START Exercise input

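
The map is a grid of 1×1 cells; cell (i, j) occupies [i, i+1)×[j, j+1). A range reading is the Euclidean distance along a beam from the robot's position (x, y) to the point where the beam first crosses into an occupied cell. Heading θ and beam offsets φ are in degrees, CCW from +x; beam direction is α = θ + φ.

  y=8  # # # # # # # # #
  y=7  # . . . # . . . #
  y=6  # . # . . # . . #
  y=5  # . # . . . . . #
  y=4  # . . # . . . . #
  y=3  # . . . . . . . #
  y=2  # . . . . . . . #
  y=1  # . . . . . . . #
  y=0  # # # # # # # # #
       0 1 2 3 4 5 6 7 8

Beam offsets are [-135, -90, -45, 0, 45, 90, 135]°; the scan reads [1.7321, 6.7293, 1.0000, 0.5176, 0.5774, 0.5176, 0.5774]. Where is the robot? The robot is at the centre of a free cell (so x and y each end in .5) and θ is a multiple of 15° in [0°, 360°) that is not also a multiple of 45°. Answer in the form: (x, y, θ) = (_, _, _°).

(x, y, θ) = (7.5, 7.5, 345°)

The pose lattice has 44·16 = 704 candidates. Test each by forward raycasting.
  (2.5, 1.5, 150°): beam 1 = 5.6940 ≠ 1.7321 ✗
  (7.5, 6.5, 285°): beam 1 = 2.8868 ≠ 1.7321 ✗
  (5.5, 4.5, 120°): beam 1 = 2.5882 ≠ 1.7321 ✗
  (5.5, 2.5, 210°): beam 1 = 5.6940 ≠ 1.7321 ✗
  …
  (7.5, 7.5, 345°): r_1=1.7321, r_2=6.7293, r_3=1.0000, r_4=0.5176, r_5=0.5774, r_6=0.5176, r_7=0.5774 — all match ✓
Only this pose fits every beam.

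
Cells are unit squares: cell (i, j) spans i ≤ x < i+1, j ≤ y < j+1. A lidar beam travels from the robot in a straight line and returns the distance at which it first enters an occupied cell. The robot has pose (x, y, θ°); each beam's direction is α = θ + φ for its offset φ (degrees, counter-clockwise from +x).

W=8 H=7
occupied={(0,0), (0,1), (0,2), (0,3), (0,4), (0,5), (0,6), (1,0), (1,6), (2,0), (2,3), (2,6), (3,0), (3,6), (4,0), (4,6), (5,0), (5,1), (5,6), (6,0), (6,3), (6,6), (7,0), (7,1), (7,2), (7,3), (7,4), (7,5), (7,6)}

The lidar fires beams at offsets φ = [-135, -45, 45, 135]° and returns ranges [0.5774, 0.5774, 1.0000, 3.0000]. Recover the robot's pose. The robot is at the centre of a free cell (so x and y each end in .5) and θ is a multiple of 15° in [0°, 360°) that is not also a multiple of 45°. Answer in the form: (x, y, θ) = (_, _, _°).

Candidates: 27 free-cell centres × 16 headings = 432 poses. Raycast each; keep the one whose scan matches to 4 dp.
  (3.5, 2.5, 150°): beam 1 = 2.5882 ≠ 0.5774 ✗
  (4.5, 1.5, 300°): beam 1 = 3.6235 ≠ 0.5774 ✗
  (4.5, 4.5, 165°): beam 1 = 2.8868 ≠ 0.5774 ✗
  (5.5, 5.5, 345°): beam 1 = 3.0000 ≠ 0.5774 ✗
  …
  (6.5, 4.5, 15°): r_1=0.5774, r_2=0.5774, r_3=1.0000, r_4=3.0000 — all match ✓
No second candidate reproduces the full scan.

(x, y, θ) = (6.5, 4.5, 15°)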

END Exercise input

(What needs to be done)
From the first line above through the line that contains "0 1 2 3 4 5 6 7 8", quote each line exactly. Output nothing more.

(Solution to this task)
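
The map is a grid of 1×1 cells; cell (i, j) occupies [i, i+1)×[j, j+1). A range reading is the Euclidean distance along a beam from the robot's position (x, y) to the point where the beam first crosses into an occupied cell. Heading θ and beam offsets φ are in degrees, CCW from +x; beam direction is α = θ + φ.

  y=8  # # # # # # # # #
  y=7  # . . . # . . . #
  y=6  # . # . . # . . #
  y=5  # . # . . . . . #
  y=4  # . . # . . . . #
  y=3  # . . . . . . . #
  y=2  # . . . . . . . #
  y=1  # . . . . . . . #
  y=0  # # # # # # # # #
       0 1 2 3 4 5 6 7 8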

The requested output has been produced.